▸ Exercise details: All that is asked is a faithful reproduction of the entries.

[Opening Study material section]

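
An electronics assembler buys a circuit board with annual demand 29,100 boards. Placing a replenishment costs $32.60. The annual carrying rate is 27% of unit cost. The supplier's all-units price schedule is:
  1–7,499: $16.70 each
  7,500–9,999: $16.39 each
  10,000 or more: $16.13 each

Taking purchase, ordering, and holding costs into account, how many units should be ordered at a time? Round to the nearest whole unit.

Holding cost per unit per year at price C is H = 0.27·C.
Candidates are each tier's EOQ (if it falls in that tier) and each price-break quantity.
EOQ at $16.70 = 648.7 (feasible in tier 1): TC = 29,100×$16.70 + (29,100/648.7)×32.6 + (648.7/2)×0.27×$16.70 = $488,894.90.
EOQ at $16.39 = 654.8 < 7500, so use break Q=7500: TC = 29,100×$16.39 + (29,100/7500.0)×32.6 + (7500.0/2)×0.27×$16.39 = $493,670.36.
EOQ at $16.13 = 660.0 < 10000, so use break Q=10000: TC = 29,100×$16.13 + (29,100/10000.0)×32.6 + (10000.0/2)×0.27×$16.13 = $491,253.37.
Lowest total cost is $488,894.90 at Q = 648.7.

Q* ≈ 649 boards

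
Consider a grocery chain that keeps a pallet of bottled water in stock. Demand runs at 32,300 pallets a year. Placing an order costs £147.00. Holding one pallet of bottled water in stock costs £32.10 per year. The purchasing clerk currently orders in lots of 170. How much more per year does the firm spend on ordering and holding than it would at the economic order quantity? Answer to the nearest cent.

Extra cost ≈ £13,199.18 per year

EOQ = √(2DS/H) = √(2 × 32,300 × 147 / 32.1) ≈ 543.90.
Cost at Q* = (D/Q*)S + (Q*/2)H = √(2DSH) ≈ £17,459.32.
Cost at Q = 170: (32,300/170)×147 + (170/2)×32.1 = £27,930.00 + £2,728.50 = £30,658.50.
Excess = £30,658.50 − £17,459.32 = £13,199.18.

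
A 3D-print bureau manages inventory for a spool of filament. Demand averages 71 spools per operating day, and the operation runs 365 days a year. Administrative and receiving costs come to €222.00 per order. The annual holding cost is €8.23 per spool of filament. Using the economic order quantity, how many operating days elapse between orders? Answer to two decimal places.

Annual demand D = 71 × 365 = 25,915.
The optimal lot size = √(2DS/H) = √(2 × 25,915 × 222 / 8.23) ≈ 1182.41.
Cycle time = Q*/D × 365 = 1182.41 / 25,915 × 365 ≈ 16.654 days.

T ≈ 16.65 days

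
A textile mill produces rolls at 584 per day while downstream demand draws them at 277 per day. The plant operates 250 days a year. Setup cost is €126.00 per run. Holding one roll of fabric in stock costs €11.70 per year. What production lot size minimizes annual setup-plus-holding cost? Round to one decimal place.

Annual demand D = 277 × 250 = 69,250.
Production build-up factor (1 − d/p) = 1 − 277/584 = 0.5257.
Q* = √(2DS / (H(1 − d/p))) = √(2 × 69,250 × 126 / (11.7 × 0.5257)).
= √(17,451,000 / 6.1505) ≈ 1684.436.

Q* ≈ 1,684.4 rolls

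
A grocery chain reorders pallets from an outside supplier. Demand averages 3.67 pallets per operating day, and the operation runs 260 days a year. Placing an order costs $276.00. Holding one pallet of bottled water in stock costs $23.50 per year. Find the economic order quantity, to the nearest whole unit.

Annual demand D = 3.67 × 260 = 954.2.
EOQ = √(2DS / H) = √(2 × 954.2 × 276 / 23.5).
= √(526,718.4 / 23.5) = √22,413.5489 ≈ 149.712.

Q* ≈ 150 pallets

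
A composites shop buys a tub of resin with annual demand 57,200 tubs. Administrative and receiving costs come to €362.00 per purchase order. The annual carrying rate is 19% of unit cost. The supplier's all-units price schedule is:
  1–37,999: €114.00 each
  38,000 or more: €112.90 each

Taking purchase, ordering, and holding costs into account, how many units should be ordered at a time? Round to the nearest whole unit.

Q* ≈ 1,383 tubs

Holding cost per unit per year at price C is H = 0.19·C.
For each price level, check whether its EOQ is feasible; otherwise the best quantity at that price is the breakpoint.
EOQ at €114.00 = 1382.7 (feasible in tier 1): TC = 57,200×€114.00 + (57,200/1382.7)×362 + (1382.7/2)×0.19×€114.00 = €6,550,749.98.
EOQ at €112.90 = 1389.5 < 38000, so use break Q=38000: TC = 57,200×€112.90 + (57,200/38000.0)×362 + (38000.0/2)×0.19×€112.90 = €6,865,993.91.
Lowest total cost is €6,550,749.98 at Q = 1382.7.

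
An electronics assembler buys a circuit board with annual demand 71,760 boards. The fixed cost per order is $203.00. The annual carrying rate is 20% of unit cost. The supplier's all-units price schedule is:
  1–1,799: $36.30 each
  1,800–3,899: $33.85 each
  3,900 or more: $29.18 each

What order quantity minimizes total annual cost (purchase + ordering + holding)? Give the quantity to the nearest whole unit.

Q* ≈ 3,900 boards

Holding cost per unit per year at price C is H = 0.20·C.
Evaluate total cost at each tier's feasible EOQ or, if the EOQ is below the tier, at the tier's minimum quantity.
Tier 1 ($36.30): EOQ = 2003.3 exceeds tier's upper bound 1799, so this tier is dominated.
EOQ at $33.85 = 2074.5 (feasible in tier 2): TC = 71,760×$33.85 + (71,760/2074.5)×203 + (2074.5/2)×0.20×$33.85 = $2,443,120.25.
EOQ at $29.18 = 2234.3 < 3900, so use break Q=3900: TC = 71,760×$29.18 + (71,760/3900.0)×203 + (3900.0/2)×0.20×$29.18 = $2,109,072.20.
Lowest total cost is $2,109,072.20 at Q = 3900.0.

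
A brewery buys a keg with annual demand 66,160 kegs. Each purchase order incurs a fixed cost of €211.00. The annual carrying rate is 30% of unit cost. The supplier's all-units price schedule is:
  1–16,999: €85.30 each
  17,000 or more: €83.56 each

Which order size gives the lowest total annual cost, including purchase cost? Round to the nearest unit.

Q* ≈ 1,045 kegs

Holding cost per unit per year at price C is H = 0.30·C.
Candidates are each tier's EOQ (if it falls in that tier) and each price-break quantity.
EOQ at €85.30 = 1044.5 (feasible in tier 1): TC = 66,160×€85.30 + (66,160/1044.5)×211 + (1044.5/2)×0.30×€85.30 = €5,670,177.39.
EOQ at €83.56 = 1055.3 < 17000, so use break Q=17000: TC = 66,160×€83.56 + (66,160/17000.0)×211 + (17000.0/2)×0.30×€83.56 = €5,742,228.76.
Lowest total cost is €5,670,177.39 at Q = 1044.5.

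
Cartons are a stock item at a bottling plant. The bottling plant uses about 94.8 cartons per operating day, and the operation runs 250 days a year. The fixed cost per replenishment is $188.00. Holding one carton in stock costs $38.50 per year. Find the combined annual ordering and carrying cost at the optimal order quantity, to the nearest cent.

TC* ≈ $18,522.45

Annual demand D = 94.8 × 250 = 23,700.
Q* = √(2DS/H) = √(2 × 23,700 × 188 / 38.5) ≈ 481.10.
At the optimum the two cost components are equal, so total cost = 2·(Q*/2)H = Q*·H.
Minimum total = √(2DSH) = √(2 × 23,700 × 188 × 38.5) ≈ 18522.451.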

[Closing Study material section]

▸ Written response:
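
An electronics assembler buys a circuit board with annual demand 29,100 boards. Placing a replenishment costs $32.60. The annual carrying rate is 27% of unit cost. The supplier's all-units price schedule is:
  1–7,499: $16.70 each
  7,500–9,999: $16.39 each
  10,000 or more: $16.13 each

Taking purchase, ordering, and holding costs into account, how many units should be ordered at a time? Round to the nearest whole unit.

Holding cost per unit per year at price C is H = 0.27·C.
Candidates are each tier's EOQ (if it falls in that tier) and each price-break quantity.
EOQ at $16.70 = 648.7 (feasible in tier 1): TC = 29,100×$16.70 + (29,100/648.7)×32.6 + (648.7/2)×0.27×$16.70 = $488,894.90.
EOQ at $16.39 = 654.8 < 7500, so use break Q=7500: TC = 29,100×$16.39 + (29,100/7500.0)×32.6 + (7500.0/2)×0.27×$16.39 = $493,670.36.
EOQ at $16.13 = 660.0 < 10000, so use break Q=10000: TC = 29,100×$16.13 + (29,100/10000.0)×32.6 + (10000.0/2)×0.27×$16.13 = $491,253.37.
Lowest total cost is $488,894.90 at Q = 648.7.

Q* ≈ 649 boards

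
Consider a grocery chain that keeps a pallet of bottled water in stock. Demand runs at 32,300 pallets a year. Placing an order costs £147.00. Holding one pallet of bottled water in stock costs £32.10 per year. The purchasing clerk currently orders in lots of 170. How much more per year does the firm spend on ordering and holding than it would at the economic order quantity? Answer to the nearest cent.

Extra cost ≈ £13,199.18 per year

EOQ = √(2DS/H) = √(2 × 32,300 × 147 / 32.1) ≈ 543.90.
Cost at Q* = (D/Q*)S + (Q*/2)H = √(2DSH) ≈ £17,459.32.
Cost at Q = 170: (32,300/170)×147 + (170/2)×32.1 = £27,930.00 + £2,728.50 = £30,658.50.
Excess = £30,658.50 − £17,459.32 = £13,199.18.

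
A 3D-print bureau manages inventory for a spool of filament. Demand averages 71 spools per operating day, and the operation runs 365 days a year. Administrative and receiving costs come to €222.00 per order. The annual holding cost is €8.23 per spool of filament. Using the economic order quantity, how many operating days elapse between orders? Answer to two decimal places.

Annual demand D = 71 × 365 = 25,915.
The optimal lot size = √(2DS/H) = √(2 × 25,915 × 222 / 8.23) ≈ 1182.41.
Cycle time = Q*/D × 365 = 1182.41 / 25,915 × 365 ≈ 16.654 days.

T ≈ 16.65 days

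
A textile mill produces rolls at 584 per day while downstream demand draws them at 277 per day. The plant operates 250 days a year. Setup cost is €126.00 per run. Holding one roll of fabric in stock costs €11.70 per year. What production lot size minimizes annual setup-plus-holding cost? Round to one decimal place.

Annual demand D = 277 × 250 = 69,250.
Production build-up factor (1 − d/p) = 1 − 277/584 = 0.5257.
Q* = √(2DS / (H(1 − d/p))) = √(2 × 69,250 × 126 / (11.7 × 0.5257)).
= √(17,451,000 / 6.1505) ≈ 1684.436.

Q* ≈ 1,684.4 rolls

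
A grocery chain reorders pallets from an outside supplier. Demand averages 3.67 pallets per operating day, and the operation runs 260 days a year. Placing an order costs $276.00. Holding one pallet of bottled water in stock costs $23.50 per year. Find the economic order quantity, to the nearest whole unit.

Annual demand D = 3.67 × 260 = 954.2.
EOQ = √(2DS / H) = √(2 × 954.2 × 276 / 23.5).
= √(526,718.4 / 23.5) = √22,413.5489 ≈ 149.712.

Q* ≈ 150 pallets

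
A composites shop buys a tub of resin with annual demand 57,200 tubs. Administrative and receiving costs come to €362.00 per purchase order. The annual carrying rate is 19% of unit cost. The supplier's all-units price schedule is:
  1–37,999: €114.00 each
  38,000 or more: €112.90 each

Taking purchase, ordering, and holding costs into account, how many units should be ordered at a time? Round to the nearest whole unit.

Q* ≈ 1,383 tubs

Holding cost per unit per year at price C is H = 0.19·C.
For each price level, check whether its EOQ is feasible; otherwise the best quantity at that price is the breakpoint.
EOQ at €114.00 = 1382.7 (feasible in tier 1): TC = 57,200×€114.00 + (57,200/1382.7)×362 + (1382.7/2)×0.19×€114.00 = €6,550,749.98.
EOQ at €112.90 = 1389.5 < 38000, so use break Q=38000: TC = 57,200×€112.90 + (57,200/38000.0)×362 + (38000.0/2)×0.19×€112.90 = €6,865,993.91.
Lowest total cost is €6,550,749.98 at Q = 1382.7.

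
An electronics assembler buys a circuit board with annual demand 71,760 boards. The fixed cost per order is $203.00. The annual carrying rate is 20% of unit cost. The supplier's all-units price schedule is:
  1–1,799: $36.30 each
  1,800–3,899: $33.85 each
  3,900 or more: $29.18 each

What order quantity minimizes total annual cost (purchase + ordering + holding)? Give the quantity to the nearest whole unit.

Q* ≈ 3,900 boards

Holding cost per unit per year at price C is H = 0.20·C.
Evaluate total cost at each tier's feasible EOQ or, if the EOQ is below the tier, at the tier's minimum quantity.
Tier 1 ($36.30): EOQ = 2003.3 exceeds tier's upper bound 1799, so this tier is dominated.
EOQ at $33.85 = 2074.5 (feasible in tier 2): TC = 71,760×$33.85 + (71,760/2074.5)×203 + (2074.5/2)×0.20×$33.85 = $2,443,120.25.
EOQ at $29.18 = 2234.3 < 3900, so use break Q=3900: TC = 71,760×$29.18 + (71,760/3900.0)×203 + (3900.0/2)×0.20×$29.18 = $2,109,072.20.
Lowest total cost is $2,109,072.20 at Q = 3900.0.

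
A brewery buys a keg with annual demand 66,160 kegs. Each purchase order incurs a fixed cost of €211.00. The annual carrying rate is 30% of unit cost. The supplier's all-units price schedule is:
  1–16,999: €85.30 each
  17,000 or more: €83.56 each

Which order size gives the lowest total annual cost, including purchase cost? Round to the nearest unit.

Q* ≈ 1,045 kegs

Holding cost per unit per year at price C is H = 0.30·C.
Candidates are each tier's EOQ (if it falls in that tier) and each price-break quantity.
EOQ at €85.30 = 1044.5 (feasible in tier 1): TC = 66,160×€85.30 + (66,160/1044.5)×211 + (1044.5/2)×0.30×€85.30 = €5,670,177.39.
EOQ at €83.56 = 1055.3 < 17000, so use break Q=17000: TC = 66,160×€83.56 + (66,160/17000.0)×211 + (17000.0/2)×0.30×€83.56 = €5,742,228.76.
Lowest total cost is €5,670,177.39 at Q = 1044.5.

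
Cartons are a stock item at a bottling plant. The bottling plant uses about 94.8 cartons per operating day, and the operation runs 250 days a year. The fixed cost per replenishment is $188.00. Holding one carton in stock costs $38.50 per year. Find the combined annual ordering and carrying cost at the optimal order quantity, to the nearest cent.

TC* ≈ $18,522.45

Annual demand D = 94.8 × 250 = 23,700.
Q* = √(2DS/H) = √(2 × 23,700 × 188 / 38.5) ≈ 481.10.
At the optimum the two cost components are equal, so total cost = 2·(Q*/2)H = Q*·H.
Minimum total = √(2DSH) = √(2 × 23,700 × 188 × 38.5) ≈ 18522.451.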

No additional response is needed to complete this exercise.